(Dataset excerpts)
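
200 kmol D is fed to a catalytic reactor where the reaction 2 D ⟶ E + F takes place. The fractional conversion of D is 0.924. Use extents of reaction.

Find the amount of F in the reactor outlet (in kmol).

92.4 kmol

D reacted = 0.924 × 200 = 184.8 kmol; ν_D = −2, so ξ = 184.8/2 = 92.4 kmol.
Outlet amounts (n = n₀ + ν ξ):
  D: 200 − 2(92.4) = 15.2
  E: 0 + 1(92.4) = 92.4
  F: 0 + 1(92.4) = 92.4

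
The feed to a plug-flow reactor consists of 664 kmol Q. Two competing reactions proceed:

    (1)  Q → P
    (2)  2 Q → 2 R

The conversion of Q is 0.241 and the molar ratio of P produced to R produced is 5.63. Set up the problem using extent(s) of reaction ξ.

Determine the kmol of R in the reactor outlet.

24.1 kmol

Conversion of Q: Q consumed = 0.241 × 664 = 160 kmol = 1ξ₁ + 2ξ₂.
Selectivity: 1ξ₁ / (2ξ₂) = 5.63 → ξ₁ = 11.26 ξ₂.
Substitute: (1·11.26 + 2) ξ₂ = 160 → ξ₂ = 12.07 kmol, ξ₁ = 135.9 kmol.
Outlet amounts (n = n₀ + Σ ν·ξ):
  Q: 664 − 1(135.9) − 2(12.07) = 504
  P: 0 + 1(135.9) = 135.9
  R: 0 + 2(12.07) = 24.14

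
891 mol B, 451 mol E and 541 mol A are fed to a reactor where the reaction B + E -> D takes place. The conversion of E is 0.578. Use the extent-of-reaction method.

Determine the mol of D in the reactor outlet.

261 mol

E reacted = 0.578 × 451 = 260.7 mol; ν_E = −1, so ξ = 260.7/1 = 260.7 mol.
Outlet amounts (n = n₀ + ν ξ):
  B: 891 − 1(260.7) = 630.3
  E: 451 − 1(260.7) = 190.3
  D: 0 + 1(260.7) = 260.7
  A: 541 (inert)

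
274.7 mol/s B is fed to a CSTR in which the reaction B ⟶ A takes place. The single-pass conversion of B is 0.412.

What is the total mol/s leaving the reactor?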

The problem | Each record above has to be repeated word for word.

Output |
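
200 kmol D is fed to a catalytic reactor where the reaction 2 D ⟶ E + F takes place. The fractional conversion of D is 0.924. Use extents of reaction.

Find the amount of F in the reactor outlet (in kmol).

92.4 kmol

D reacted = 0.924 × 200 = 184.8 kmol; ν_D = −2, so ξ = 184.8/2 = 92.4 kmol.
Outlet amounts (n = n₀ + ν ξ):
  D: 200 − 2(92.4) = 15.2
  E: 0 + 1(92.4) = 92.4
  F: 0 + 1(92.4) = 92.4

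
The feed to a plug-flow reactor consists of 664 kmol Q. Two competing reactions proceed:

    (1)  Q → P
    (2)  2 Q → 2 R

The conversion of Q is 0.241 and the molar ratio of P produced to R produced is 5.63. Set up the problem using extent(s) of reaction ξ.

Determine the kmol of R in the reactor outlet.

24.1 kmol

Conversion of Q: Q consumed = 0.241 × 664 = 160 kmol = 1ξ₁ + 2ξ₂.
Selectivity: 1ξ₁ / (2ξ₂) = 5.63 → ξ₁ = 11.26 ξ₂.
Substitute: (1·11.26 + 2) ξ₂ = 160 → ξ₂ = 12.07 kmol, ξ₁ = 135.9 kmol.
Outlet amounts (n = n₀ + Σ ν·ξ):
  Q: 664 − 1(135.9) − 2(12.07) = 504
  P: 0 + 1(135.9) = 135.9
  R: 0 + 2(12.07) = 24.14

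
891 mol B, 451 mol E and 541 mol A are fed to a reactor where the reaction B + E -> D takes place. The conversion of E is 0.578. Use the extent-of-reaction method.

Determine the mol of D in the reactor outlet.

261 mol

E reacted = 0.578 × 451 = 260.7 mol; ν_E = −1, so ξ = 260.7/1 = 260.7 mol.
Outlet amounts (n = n₀ + ν ξ):
  B: 891 − 1(260.7) = 630.3
  E: 451 − 1(260.7) = 190.3
  D: 0 + 1(260.7) = 260.7
  A: 541 (inert)

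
274.7 mol/s B is fed to a CSTR in which the reaction B ⟶ A takes place. The single-pass conversion of B is 0.412.

What is the total mol/s leaving the reactor?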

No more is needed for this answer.